Assignment >> Your answer must be the records below, reproduced exactly.

_ _ _ _ _

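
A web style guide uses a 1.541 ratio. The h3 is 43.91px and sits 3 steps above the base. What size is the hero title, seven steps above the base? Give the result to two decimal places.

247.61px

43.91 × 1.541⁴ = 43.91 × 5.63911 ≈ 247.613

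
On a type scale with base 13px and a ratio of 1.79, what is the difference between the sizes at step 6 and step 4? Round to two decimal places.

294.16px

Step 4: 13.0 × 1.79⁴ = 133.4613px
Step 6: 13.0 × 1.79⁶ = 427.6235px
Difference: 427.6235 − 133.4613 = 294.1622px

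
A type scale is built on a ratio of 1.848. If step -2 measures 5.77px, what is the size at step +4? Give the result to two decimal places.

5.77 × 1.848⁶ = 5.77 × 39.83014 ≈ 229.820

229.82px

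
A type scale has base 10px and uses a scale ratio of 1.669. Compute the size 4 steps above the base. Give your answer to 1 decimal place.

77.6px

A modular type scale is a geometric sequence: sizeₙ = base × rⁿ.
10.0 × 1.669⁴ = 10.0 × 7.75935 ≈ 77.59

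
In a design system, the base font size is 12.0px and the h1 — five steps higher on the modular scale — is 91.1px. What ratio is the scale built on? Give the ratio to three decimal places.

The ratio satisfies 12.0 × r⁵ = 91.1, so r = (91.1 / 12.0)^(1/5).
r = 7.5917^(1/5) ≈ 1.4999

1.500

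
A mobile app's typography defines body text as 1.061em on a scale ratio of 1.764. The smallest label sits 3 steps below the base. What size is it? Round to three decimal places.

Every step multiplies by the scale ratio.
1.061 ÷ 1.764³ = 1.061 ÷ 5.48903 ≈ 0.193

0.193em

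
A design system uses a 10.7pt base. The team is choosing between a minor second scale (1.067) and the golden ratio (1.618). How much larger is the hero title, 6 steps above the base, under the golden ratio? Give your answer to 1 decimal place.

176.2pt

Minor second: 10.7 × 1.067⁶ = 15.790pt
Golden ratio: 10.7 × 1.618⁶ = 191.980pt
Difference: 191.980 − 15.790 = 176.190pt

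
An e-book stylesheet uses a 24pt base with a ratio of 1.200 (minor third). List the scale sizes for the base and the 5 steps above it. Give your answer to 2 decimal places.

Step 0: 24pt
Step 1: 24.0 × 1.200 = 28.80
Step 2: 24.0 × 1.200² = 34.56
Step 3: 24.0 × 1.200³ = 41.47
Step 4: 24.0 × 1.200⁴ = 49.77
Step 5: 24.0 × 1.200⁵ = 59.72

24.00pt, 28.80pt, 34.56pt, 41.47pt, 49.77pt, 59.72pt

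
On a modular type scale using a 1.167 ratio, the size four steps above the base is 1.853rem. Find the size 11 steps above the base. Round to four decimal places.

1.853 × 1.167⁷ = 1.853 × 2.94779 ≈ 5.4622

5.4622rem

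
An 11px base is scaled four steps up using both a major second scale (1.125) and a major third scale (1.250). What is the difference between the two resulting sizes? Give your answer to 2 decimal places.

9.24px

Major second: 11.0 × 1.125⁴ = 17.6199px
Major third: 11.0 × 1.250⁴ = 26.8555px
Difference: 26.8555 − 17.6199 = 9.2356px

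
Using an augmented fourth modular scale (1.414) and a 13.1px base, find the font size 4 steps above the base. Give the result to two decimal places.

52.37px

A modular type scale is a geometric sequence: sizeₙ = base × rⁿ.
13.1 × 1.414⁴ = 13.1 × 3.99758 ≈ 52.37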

_ _ _ _ _

Result of the task >>
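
A web style guide uses a 1.541 ratio. The h3 is 43.91px and sits 3 steps above the base. What size is the hero title, seven steps above the base? Give the result to two decimal places.

247.61px

43.91 × 1.541⁴ = 43.91 × 5.63911 ≈ 247.613

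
On a type scale with base 13px and a ratio of 1.79, what is the difference between the sizes at step 6 and step 4? Round to two decimal places.

294.16px

Step 4: 13.0 × 1.79⁴ = 133.4613px
Step 6: 13.0 × 1.79⁶ = 427.6235px
Difference: 427.6235 − 133.4613 = 294.1622px

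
A type scale is built on a ratio of 1.848. If step -2 measures 5.77px, what is the size at step +4? Give the result to two decimal places.

5.77 × 1.848⁶ = 5.77 × 39.83014 ≈ 229.820

229.82px

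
A type scale has base 10px and uses a scale ratio of 1.669. Compute the size 4 steps above the base. Give your answer to 1 decimal place.

77.6px

A modular type scale is a geometric sequence: sizeₙ = base × rⁿ.
10.0 × 1.669⁴ = 10.0 × 7.75935 ≈ 77.59

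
In a design system, the base font size is 12.0px and the h1 — five steps higher on the modular scale — is 91.1px. What ratio is the scale built on? Give the ratio to three decimal places.

The ratio satisfies 12.0 × r⁵ = 91.1, so r = (91.1 / 12.0)^(1/5).
r = 7.5917^(1/5) ≈ 1.4999

1.500

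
A mobile app's typography defines body text as 1.061em on a scale ratio of 1.764. The smallest label sits 3 steps below the base. What size is it? Round to three decimal places.

Every step multiplies by the scale ratio.
1.061 ÷ 1.764³ = 1.061 ÷ 5.48903 ≈ 0.193

0.193em

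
A design system uses a 10.7pt base. The team is choosing between a minor second scale (1.067) and the golden ratio (1.618). How much larger is the hero title, 6 steps above the base, under the golden ratio? Give your answer to 1 decimal place.

176.2pt

Minor second: 10.7 × 1.067⁶ = 15.790pt
Golden ratio: 10.7 × 1.618⁶ = 191.980pt
Difference: 191.980 − 15.790 = 176.190pt

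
An e-book stylesheet uses a 24pt base with a ratio of 1.200 (minor third). List the scale sizes for the base and the 5 steps above it. Give your answer to 2 decimal places.

Step 0: 24pt
Step 1: 24.0 × 1.200 = 28.80
Step 2: 24.0 × 1.200² = 34.56
Step 3: 24.0 × 1.200³ = 41.47
Step 4: 24.0 × 1.200⁴ = 49.77
Step 5: 24.0 × 1.200⁵ = 59.72

24.00pt, 28.80pt, 34.56pt, 41.47pt, 49.77pt, 59.72pt

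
On a modular type scale using a 1.167 ratio, the size four steps above the base is 1.853rem. Find the size 11 steps above the base. Round to four decimal places.

1.853 × 1.167⁷ = 1.853 × 2.94779 ≈ 5.4622

5.4622rem

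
An 11px base is scaled four steps up using both a major second scale (1.125) and a major third scale (1.250). What is the difference between the two resulting sizes? Give your answer to 2 decimal places.

9.24px

Major second: 11.0 × 1.125⁴ = 17.6199px
Major third: 11.0 × 1.250⁴ = 26.8555px
Difference: 26.8555 − 17.6199 = 9.2356px

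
Using an augmented fourth modular scale (1.414) and a 13.1px base, find the font size 4 steps above the base. Give the result to two decimal places.

52.37px

A modular type scale is a geometric sequence: sizeₙ = base × rⁿ.
13.1 × 1.414⁴ = 13.1 × 3.99758 ≈ 52.37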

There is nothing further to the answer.